* _Task brief_
Out of the material that follows, write out exactly the lines from the line with "λ[19] = (3, 7)" to the line with "λ[26] = (-1, 4)", both ends included, and no others.
========
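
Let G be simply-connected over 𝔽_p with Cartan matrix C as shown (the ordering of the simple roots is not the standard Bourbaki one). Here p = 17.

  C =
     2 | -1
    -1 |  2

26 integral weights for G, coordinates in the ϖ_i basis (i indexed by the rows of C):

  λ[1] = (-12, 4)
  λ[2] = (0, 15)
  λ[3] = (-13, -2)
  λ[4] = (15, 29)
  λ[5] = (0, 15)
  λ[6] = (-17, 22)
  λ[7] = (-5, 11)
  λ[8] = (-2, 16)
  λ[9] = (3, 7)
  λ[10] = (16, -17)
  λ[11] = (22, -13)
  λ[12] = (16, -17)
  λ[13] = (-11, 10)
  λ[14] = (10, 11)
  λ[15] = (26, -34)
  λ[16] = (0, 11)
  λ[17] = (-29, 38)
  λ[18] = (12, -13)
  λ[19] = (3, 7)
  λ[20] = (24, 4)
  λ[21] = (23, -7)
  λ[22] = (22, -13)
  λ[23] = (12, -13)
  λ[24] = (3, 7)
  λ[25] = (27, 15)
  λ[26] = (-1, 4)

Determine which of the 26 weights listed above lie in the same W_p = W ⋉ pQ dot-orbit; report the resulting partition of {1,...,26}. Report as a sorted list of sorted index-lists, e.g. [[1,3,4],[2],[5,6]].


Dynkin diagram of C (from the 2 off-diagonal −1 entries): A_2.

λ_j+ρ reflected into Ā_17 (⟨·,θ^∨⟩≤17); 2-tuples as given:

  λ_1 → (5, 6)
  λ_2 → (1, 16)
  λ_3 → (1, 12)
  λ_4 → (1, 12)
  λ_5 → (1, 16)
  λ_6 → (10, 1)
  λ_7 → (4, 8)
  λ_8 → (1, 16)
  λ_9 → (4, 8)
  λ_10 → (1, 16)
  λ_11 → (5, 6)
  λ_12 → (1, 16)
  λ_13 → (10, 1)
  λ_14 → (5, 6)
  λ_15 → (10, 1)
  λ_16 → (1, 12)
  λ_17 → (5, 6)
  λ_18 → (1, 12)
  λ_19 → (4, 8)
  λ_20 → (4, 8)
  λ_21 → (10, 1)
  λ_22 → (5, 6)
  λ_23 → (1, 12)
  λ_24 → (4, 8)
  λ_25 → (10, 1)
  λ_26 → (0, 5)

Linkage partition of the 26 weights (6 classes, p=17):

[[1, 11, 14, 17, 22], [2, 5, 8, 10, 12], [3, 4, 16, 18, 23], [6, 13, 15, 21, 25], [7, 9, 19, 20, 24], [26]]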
========
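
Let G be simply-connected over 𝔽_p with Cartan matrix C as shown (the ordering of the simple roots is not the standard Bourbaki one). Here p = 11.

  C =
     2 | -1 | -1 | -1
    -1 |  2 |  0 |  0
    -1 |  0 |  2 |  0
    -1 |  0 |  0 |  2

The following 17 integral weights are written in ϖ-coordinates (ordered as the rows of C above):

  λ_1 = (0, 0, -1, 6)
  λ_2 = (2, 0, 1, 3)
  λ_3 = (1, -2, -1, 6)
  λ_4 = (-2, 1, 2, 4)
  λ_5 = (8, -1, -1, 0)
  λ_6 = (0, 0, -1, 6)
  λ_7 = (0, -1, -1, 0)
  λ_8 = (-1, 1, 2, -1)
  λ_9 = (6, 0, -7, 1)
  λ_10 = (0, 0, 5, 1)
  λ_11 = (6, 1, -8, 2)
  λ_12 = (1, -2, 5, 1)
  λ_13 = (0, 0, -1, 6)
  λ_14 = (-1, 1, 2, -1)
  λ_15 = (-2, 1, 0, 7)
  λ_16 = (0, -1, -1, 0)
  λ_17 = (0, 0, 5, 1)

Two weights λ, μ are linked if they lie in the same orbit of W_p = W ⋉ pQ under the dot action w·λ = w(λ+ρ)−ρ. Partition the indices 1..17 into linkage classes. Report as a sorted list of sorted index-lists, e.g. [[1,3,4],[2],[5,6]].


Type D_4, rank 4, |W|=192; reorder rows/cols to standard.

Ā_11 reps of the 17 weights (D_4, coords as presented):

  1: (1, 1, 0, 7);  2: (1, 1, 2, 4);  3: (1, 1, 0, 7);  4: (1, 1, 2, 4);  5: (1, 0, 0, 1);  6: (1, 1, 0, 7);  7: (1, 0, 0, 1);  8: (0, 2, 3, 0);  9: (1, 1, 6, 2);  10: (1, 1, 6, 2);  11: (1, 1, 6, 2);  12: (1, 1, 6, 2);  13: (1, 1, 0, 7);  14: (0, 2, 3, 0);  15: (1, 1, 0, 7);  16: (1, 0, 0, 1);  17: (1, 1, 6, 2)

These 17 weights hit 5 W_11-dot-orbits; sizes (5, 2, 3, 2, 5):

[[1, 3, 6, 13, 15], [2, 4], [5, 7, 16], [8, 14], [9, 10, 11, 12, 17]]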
========
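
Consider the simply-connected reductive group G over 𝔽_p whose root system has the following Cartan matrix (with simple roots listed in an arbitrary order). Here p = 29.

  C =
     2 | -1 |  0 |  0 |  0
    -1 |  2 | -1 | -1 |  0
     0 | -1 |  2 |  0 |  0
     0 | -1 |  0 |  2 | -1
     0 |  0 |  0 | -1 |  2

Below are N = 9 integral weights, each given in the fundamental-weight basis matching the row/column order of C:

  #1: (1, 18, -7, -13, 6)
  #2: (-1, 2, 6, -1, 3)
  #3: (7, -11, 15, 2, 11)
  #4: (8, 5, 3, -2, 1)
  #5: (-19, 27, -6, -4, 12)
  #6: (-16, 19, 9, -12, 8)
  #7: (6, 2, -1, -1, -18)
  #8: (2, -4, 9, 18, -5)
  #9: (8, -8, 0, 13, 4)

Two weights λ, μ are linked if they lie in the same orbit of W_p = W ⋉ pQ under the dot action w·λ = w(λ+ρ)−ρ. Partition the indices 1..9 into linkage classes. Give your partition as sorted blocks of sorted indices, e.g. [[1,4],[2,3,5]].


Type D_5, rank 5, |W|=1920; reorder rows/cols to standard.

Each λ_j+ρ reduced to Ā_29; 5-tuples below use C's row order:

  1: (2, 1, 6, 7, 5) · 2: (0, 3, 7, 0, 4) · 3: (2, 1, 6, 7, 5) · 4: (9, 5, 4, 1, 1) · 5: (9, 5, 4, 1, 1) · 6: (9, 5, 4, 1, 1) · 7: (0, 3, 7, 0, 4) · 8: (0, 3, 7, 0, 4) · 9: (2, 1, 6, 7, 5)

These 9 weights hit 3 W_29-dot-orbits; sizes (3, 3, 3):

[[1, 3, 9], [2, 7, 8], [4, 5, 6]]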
========
* _Task answer_
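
  λ[19] = (3, 7)
  λ[20] = (24, 4)
  λ[21] = (23, -7)
  λ[22] = (22, -13)
  λ[23] = (12, -13)
  λ[24] = (3, 7)
  λ[25] = (27, 15)
  λ[26] = (-1, 4)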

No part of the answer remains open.